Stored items

------------

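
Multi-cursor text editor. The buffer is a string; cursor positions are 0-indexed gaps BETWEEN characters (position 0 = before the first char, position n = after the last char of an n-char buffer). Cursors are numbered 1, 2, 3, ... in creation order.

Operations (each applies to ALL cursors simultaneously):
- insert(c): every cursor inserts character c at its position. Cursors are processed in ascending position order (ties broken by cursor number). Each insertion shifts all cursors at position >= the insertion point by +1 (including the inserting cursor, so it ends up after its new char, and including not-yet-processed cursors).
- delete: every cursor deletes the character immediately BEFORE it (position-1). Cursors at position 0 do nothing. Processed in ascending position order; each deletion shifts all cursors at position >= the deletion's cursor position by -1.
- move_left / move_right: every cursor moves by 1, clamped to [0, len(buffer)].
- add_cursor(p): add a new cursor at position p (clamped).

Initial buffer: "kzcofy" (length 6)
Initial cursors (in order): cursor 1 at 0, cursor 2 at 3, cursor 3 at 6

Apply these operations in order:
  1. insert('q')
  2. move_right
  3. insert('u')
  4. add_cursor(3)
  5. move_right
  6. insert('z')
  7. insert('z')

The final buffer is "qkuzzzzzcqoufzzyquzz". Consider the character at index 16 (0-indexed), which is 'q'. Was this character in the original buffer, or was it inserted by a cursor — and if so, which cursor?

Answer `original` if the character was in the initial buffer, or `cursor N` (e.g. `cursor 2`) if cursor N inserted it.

Answer: cursor 3

Derivation:
After op 1 (insert('q')): buffer="qkzcqofyq" (len 9), cursors c1@1 c2@5 c3@9, authorship 1...2...3
After op 2 (move_right): buffer="qkzcqofyq" (len 9), cursors c1@2 c2@6 c3@9, authorship 1...2...3
After op 3 (insert('u')): buffer="qkuzcqoufyqu" (len 12), cursors c1@3 c2@8 c3@12, authorship 1.1..2.2..33
After op 4 (add_cursor(3)): buffer="qkuzcqoufyqu" (len 12), cursors c1@3 c4@3 c2@8 c3@12, authorship 1.1..2.2..33
After op 5 (move_right): buffer="qkuzcqoufyqu" (len 12), cursors c1@4 c4@4 c2@9 c3@12, authorship 1.1..2.2..33
After op 6 (insert('z')): buffer="qkuzzzcqoufzyquz" (len 16), cursors c1@6 c4@6 c2@12 c3@16, authorship 1.1.14.2.2.2.333
After op 7 (insert('z')): buffer="qkuzzzzzcqoufzzyquzz" (len 20), cursors c1@8 c4@8 c2@15 c3@20, authorship 1.1.1414.2.2.22.3333
Authorship (.=original, N=cursor N): 1 . 1 . 1 4 1 4 . 2 . 2 . 2 2 . 3 3 3 3
Index 16: author = 3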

------------

• **Aim of the task**
Output the line containing "6. insert('z')" together with all later lines of the entries, exactly as written, through the final line.

• **Exercise response**
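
  6. insert('z')
  7. insert('z')

The final buffer is "qkuzzzzzcqoufzzyquzz". Consider the character at index 16 (0-indexed), which is 'q'. Was this character in the original buffer, or was it inserted by a cursor — and if so, which cursor?

Answer `original` if the character was in the initial buffer, or `cursor N` (e.g. `cursor 2`) if cursor N inserted it.

Answer: cursor 3

Derivation:
After op 1 (insert('q')): buffer="qkzcqofyq" (len 9), cursors c1@1 c2@5 c3@9, authorship 1...2...3
After op 2 (move_right): buffer="qkzcqofyq" (len 9), cursors c1@2 c2@6 c3@9, authorship 1...2...3
After op 3 (insert('u')): buffer="qkuzcqoufyqu" (len 12), cursors c1@3 c2@8 c3@12, authorship 1.1..2.2..33
After op 4 (add_cursor(3)): buffer="qkuzcqoufyqu" (len 12), cursors c1@3 c4@3 c2@8 c3@12, authorship 1.1..2.2..33
After op 5 (move_right): buffer="qkuzcqoufyqu" (len 12), cursors c1@4 c4@4 c2@9 c3@12, authorship 1.1..2.2..33
After op 6 (insert('z')): buffer="qkuzzzcqoufzyquz" (len 16), cursors c1@6 c4@6 c2@12 c3@16, authorship 1.1.14.2.2.2.333
After op 7 (insert('z')): buffer="qkuzzzzzcqoufzzyquzz" (len 20), cursors c1@8 c4@8 c2@15 c3@20, authorship 1.1.1414.2.2.22.3333
Authorship (.=original, N=cursor N): 1 . 1 . 1 4 1 4 . 2 . 2 . 2 2 . 3 3 3 3
Index 16: author = 3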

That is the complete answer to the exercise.